● EXERCISE OBJECTIVE: Your job is to report every line of the entries that has "Answer".

(Collected data entries)
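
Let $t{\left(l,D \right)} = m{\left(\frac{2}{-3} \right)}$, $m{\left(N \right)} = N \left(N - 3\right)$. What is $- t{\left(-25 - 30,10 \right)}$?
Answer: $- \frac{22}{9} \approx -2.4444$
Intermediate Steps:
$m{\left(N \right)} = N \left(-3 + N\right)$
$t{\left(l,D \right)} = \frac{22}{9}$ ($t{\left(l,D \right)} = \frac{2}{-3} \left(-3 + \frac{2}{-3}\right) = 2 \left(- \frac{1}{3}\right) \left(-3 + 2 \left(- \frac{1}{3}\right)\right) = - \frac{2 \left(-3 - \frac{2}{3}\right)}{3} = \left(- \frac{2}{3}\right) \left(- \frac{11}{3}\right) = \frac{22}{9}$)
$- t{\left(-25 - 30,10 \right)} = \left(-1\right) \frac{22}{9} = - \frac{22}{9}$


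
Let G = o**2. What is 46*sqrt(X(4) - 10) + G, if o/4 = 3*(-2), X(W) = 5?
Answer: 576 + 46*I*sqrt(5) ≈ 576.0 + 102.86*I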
* * *
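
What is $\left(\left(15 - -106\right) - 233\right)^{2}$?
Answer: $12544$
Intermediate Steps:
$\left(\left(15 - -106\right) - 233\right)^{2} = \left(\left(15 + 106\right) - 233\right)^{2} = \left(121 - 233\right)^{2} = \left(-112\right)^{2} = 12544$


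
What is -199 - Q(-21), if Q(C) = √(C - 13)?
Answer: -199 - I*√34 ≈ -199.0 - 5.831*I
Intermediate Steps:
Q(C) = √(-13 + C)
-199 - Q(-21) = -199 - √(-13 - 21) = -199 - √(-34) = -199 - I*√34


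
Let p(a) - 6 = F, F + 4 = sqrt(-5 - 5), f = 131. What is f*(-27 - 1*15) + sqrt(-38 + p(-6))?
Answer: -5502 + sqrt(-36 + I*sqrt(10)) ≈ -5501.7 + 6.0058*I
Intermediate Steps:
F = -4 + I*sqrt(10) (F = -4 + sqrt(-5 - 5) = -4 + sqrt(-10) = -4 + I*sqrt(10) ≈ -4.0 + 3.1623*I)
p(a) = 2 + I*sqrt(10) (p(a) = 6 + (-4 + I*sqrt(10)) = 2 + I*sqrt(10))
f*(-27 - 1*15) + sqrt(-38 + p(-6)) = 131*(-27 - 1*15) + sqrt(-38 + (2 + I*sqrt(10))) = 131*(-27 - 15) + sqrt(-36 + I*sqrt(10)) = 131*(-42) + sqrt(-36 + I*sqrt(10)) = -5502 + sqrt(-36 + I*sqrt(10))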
* * *
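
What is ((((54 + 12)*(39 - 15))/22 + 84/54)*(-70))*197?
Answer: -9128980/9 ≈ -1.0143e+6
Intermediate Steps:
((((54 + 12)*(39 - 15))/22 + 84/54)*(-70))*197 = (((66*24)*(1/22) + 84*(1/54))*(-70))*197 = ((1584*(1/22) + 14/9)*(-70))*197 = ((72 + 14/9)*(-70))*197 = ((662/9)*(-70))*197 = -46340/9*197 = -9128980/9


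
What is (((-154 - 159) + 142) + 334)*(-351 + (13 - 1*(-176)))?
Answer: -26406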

● RESPONSE FOR THIS EXERCISE:
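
Answer: $- \frac{22}{9} \approx -2.4444$
Answer: 576 + 46*I*sqrt(5) ≈ 576.0 + 102.86*I
Answer: $12544$
Answer: -199 - I*√34 ≈ -199.0 - 5.831*I
Answer: -5502 + sqrt(-36 + I*sqrt(10)) ≈ -5501.7 + 6.0058*I
Answer: -9128980/9 ≈ -1.0143e+6
Answer: -26406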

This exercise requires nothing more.